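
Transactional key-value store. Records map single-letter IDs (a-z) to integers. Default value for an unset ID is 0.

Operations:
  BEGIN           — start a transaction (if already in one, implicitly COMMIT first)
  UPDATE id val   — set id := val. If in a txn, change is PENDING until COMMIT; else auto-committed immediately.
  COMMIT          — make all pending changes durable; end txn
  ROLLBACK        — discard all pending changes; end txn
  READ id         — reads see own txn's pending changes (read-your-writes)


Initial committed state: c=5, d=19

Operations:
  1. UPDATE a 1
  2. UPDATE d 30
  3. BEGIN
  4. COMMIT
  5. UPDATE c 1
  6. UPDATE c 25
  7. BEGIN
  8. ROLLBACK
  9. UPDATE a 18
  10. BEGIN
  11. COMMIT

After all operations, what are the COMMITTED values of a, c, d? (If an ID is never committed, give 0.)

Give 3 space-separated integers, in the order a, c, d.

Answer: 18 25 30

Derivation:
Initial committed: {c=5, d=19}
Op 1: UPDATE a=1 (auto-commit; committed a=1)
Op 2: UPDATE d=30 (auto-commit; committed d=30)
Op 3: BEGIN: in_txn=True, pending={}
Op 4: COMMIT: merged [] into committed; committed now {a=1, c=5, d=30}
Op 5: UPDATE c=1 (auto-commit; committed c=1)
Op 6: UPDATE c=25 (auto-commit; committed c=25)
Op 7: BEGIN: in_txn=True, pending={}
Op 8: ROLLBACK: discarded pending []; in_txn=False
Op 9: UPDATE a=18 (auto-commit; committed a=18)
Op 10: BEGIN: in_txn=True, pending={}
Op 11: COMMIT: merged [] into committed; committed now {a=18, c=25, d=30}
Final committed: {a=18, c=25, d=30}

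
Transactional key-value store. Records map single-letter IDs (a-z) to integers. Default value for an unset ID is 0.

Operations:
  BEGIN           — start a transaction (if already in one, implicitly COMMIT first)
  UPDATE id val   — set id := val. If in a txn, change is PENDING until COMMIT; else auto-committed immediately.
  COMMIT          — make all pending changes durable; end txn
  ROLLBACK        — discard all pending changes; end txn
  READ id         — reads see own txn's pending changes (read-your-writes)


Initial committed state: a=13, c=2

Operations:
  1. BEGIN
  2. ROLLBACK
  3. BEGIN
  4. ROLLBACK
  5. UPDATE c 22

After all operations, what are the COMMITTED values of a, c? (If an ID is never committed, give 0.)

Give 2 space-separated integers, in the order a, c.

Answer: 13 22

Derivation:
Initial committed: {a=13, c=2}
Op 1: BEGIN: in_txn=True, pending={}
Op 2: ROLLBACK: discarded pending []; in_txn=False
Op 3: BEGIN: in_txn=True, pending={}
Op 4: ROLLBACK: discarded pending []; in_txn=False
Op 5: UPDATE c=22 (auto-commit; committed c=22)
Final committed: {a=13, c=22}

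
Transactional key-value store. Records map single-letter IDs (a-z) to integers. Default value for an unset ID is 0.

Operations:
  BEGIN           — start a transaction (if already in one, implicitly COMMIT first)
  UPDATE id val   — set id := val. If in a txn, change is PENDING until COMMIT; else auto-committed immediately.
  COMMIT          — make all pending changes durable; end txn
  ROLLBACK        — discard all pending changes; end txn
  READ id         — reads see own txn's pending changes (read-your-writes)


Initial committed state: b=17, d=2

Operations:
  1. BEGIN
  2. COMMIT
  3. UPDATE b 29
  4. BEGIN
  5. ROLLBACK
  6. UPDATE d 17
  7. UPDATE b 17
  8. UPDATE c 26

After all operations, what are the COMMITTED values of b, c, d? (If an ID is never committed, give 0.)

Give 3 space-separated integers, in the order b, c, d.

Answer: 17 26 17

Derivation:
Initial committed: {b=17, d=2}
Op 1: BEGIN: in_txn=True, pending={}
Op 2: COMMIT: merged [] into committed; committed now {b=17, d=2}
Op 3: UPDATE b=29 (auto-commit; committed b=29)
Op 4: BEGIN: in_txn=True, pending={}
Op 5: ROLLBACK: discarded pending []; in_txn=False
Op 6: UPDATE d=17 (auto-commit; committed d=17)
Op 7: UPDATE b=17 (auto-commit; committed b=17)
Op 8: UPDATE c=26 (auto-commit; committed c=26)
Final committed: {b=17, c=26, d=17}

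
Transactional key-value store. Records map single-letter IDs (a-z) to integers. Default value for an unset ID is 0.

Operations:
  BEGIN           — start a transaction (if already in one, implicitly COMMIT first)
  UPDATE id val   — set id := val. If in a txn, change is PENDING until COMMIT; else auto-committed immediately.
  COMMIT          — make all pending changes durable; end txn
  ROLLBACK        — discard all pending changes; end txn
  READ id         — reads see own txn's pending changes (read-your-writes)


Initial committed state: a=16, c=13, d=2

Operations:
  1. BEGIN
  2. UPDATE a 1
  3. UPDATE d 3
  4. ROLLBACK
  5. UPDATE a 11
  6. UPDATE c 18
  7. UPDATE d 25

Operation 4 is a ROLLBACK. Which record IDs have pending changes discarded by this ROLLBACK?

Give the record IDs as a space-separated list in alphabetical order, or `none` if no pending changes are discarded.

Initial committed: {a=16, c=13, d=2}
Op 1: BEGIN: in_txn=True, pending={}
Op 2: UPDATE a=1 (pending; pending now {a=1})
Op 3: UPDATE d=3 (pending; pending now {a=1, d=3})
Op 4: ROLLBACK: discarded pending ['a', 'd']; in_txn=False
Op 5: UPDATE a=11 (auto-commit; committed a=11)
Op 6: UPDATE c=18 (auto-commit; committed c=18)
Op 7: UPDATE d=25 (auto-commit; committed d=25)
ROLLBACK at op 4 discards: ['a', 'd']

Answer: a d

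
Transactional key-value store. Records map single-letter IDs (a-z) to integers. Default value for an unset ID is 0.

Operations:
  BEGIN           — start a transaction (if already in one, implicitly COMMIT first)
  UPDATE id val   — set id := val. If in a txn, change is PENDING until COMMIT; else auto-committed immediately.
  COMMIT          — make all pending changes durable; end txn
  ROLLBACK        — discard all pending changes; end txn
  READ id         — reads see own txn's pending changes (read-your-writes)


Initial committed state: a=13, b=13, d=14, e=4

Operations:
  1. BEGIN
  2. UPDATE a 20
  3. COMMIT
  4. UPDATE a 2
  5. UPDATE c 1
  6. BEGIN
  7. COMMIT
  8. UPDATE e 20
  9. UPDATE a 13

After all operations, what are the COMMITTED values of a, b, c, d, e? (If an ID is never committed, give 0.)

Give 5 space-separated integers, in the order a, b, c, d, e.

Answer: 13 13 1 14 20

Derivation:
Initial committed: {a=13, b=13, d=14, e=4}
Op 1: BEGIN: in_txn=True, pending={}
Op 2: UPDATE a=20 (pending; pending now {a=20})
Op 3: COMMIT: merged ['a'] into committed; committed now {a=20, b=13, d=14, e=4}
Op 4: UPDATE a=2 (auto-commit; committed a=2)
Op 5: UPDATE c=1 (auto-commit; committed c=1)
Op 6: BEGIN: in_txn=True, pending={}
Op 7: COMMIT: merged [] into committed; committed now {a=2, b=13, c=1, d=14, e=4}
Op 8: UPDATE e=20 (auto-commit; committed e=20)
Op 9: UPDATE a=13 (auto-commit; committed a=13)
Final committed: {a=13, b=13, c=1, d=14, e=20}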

### Exercise details
Restate the whole of the data exactly.

### Answer to the problem
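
Transactional key-value store. Records map single-letter IDs (a-z) to integers. Default value for an unset ID is 0.

Operations:
  BEGIN           — start a transaction (if already in one, implicitly COMMIT first)
  UPDATE id val   — set id := val. If in a txn, change is PENDING until COMMIT; else auto-committed immediately.
  COMMIT          — make all pending changes durable; end txn
  ROLLBACK        — discard all pending changes; end txn
  READ id         — reads see own txn's pending changes (read-your-writes)


Initial committed state: c=5, d=19

Operations:
  1. UPDATE a 1
  2. UPDATE d 30
  3. BEGIN
  4. COMMIT
  5. UPDATE c 1
  6. UPDATE c 25
  7. BEGIN
  8. ROLLBACK
  9. UPDATE a 18
  10. BEGIN
  11. COMMIT

After all operations, what are the COMMITTED values of a, c, d? (If an ID is never committed, give 0.)

Give 3 space-separated integers, in the order a, c, d.

Answer: 18 25 30

Derivation:
Initial committed: {c=5, d=19}
Op 1: UPDATE a=1 (auto-commit; committed a=1)
Op 2: UPDATE d=30 (auto-commit; committed d=30)
Op 3: BEGIN: in_txn=True, pending={}
Op 4: COMMIT: merged [] into committed; committed now {a=1, c=5, d=30}
Op 5: UPDATE c=1 (auto-commit; committed c=1)
Op 6: UPDATE c=25 (auto-commit; committed c=25)
Op 7: BEGIN: in_txn=True, pending={}
Op 8: ROLLBACK: discarded pending []; in_txn=False
Op 9: UPDATE a=18 (auto-commit; committed a=18)
Op 10: BEGIN: in_txn=True, pending={}
Op 11: COMMIT: merged [] into committed; committed now {a=18, c=25, d=30}
Final committed: {a=18, c=25, d=30}

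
Transactional key-value store. Records map single-letter IDs (a-z) to integers. Default value for an unset ID is 0.

Operations:
  BEGIN           — start a transaction (if already in one, implicitly COMMIT first)
  UPDATE id val   — set id := val. If in a txn, change is PENDING until COMMIT; else auto-committed immediately.
  COMMIT          — make all pending changes durable; end txn
  ROLLBACK        — discard all pending changes; end txn
  READ id         — reads see own txn's pending changes (read-your-writes)


Initial committed state: a=13, c=2

Operations:
  1. BEGIN
  2. ROLLBACK
  3. BEGIN
  4. ROLLBACK
  5. UPDATE c 22

After all operations, what are the COMMITTED values of a, c? (If an ID is never committed, give 0.)

Give 2 space-separated integers, in the order a, c.

Answer: 13 22

Derivation:
Initial committed: {a=13, c=2}
Op 1: BEGIN: in_txn=True, pending={}
Op 2: ROLLBACK: discarded pending []; in_txn=False
Op 3: BEGIN: in_txn=True, pending={}
Op 4: ROLLBACK: discarded pending []; in_txn=False
Op 5: UPDATE c=22 (auto-commit; committed c=22)
Final committed: {a=13, c=22}

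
Transactional key-value store. Records map single-letter IDs (a-z) to integers. Default value for an unset ID is 0.

Operations:
  BEGIN           — start a transaction (if already in one, implicitly COMMIT first)
  UPDATE id val   — set id := val. If in a txn, change is PENDING until COMMIT; else auto-committed immediately.
  COMMIT          — make all pending changes durable; end txn
  ROLLBACK        — discard all pending changes; end txn
  READ id         — reads see own txn's pending changes (read-your-writes)


Initial committed state: b=17, d=2

Operations:
  1. BEGIN
  2. COMMIT
  3. UPDATE b 29
  4. BEGIN
  5. ROLLBACK
  6. UPDATE d 17
  7. UPDATE b 17
  8. UPDATE c 26

After all operations, what are the COMMITTED values of b, c, d? (If an ID is never committed, give 0.)

Give 3 space-separated integers, in the order b, c, d.

Answer: 17 26 17

Derivation:
Initial committed: {b=17, d=2}
Op 1: BEGIN: in_txn=True, pending={}
Op 2: COMMIT: merged [] into committed; committed now {b=17, d=2}
Op 3: UPDATE b=29 (auto-commit; committed b=29)
Op 4: BEGIN: in_txn=True, pending={}
Op 5: ROLLBACK: discarded pending []; in_txn=False
Op 6: UPDATE d=17 (auto-commit; committed d=17)
Op 7: UPDATE b=17 (auto-commit; committed b=17)
Op 8: UPDATE c=26 (auto-commit; committed c=26)
Final committed: {b=17, c=26, d=17}

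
Transactional key-value store. Records map single-letter IDs (a-z) to integers. Default value for an unset ID is 0.

Operations:
  BEGIN           — start a transaction (if already in one, implicitly COMMIT first)
  UPDATE id val   — set id := val. If in a txn, change is PENDING until COMMIT; else auto-committed immediately.
  COMMIT          — make all pending changes durable; end txn
  ROLLBACK        — discard all pending changes; end txn
  READ id         — reads see own txn's pending changes (read-your-writes)


Initial committed state: a=16, c=13, d=2

Operations:
  1. BEGIN
  2. UPDATE a 1
  3. UPDATE d 3
  4. ROLLBACK
  5. UPDATE a 11
  6. UPDATE c 18
  7. UPDATE d 25

Operation 4 is a ROLLBACK. Which record IDs have pending changes discarded by this ROLLBACK?

Give the record IDs as a space-separated list in alphabetical order, or `none` if no pending changes are discarded.

Initial committed: {a=16, c=13, d=2}
Op 1: BEGIN: in_txn=True, pending={}
Op 2: UPDATE a=1 (pending; pending now {a=1})
Op 3: UPDATE d=3 (pending; pending now {a=1, d=3})
Op 4: ROLLBACK: discarded pending ['a', 'd']; in_txn=False
Op 5: UPDATE a=11 (auto-commit; committed a=11)
Op 6: UPDATE c=18 (auto-commit; committed c=18)
Op 7: UPDATE d=25 (auto-commit; committed d=25)
ROLLBACK at op 4 discards: ['a', 'd']

Answer: a d

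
Transactional key-value store. Records map single-letter IDs (a-z) to integers. Default value for an unset ID is 0.

Operations:
  BEGIN           — start a transaction (if already in one, implicitly COMMIT first)
  UPDATE id val   — set id := val. If in a txn, change is PENDING until COMMIT; else auto-committed immediately.
  COMMIT          — make all pending changes durable; end txn
  ROLLBACK        — discard all pending changes; end txn
  READ id         — reads see own txn's pending changes (read-your-writes)


Initial committed state: a=13, b=13, d=14, e=4

Operations:
  1. BEGIN
  2. UPDATE a 20
  3. COMMIT
  4. UPDATE a 2
  5. UPDATE c 1
  6. BEGIN
  7. COMMIT
  8. UPDATE e 20
  9. UPDATE a 13

After all operations, what are the COMMITTED values of a, b, c, d, e? (If an ID is never committed, give 0.)

Give 5 space-separated integers, in the order a, b, c, d, e.

Answer: 13 13 1 14 20

Derivation:
Initial committed: {a=13, b=13, d=14, e=4}
Op 1: BEGIN: in_txn=True, pending={}
Op 2: UPDATE a=20 (pending; pending now {a=20})
Op 3: COMMIT: merged ['a'] into committed; committed now {a=20, b=13, d=14, e=4}
Op 4: UPDATE a=2 (auto-commit; committed a=2)
Op 5: UPDATE c=1 (auto-commit; committed c=1)
Op 6: BEGIN: in_txn=True, pending={}
Op 7: COMMIT: merged [] into committed; committed now {a=2, b=13, c=1, d=14, e=4}
Op 8: UPDATE e=20 (auto-commit; committed e=20)
Op 9: UPDATE a=13 (auto-commit; committed a=13)
Final committed: {a=13, b=13, c=1, d=14, e=20}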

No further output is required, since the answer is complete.